What is being asked:
Could you return every line of the material that contains the word "following"?

Data:
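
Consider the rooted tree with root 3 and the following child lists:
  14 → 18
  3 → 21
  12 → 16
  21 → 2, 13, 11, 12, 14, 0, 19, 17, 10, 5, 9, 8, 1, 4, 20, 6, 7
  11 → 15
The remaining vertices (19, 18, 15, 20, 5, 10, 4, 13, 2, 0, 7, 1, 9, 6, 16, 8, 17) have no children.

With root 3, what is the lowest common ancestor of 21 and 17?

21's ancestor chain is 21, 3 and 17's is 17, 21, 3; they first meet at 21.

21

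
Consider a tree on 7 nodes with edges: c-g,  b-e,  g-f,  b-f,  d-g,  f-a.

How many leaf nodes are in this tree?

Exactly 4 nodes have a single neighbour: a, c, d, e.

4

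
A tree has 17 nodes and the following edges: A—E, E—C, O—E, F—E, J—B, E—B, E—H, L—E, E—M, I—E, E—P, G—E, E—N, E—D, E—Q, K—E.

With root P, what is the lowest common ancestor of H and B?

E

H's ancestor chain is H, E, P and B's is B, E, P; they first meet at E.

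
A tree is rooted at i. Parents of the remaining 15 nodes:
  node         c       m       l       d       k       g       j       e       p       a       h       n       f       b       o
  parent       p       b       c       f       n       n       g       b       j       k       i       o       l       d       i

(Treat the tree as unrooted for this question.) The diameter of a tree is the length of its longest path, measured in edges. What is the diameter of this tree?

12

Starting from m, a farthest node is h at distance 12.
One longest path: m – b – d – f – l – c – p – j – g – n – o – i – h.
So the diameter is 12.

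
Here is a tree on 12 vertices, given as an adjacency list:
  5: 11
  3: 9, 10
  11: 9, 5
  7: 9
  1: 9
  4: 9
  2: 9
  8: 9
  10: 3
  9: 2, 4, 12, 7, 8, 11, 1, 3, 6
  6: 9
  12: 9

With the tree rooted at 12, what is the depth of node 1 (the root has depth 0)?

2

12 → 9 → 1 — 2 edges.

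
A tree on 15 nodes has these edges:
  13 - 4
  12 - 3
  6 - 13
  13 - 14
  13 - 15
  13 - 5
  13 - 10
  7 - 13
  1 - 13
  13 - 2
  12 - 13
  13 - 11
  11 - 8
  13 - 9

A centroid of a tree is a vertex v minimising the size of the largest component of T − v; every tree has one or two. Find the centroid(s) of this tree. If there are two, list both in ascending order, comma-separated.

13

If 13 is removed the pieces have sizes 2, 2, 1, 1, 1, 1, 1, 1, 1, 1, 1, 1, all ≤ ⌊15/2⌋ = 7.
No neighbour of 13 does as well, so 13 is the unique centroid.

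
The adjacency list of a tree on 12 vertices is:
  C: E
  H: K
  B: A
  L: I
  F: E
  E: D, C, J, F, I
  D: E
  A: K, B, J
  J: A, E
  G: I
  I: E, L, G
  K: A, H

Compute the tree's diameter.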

Answer for the task:
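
Consider the rooted tree with root 3 and the following child lists:
A tree has 17 nodes and the following edges: A—E, E—C, O—E, F—E, J—B, E—B, E—H, L—E, E—M, I—E, E—P, G—E, E—N, E—D, E—Q, K—E.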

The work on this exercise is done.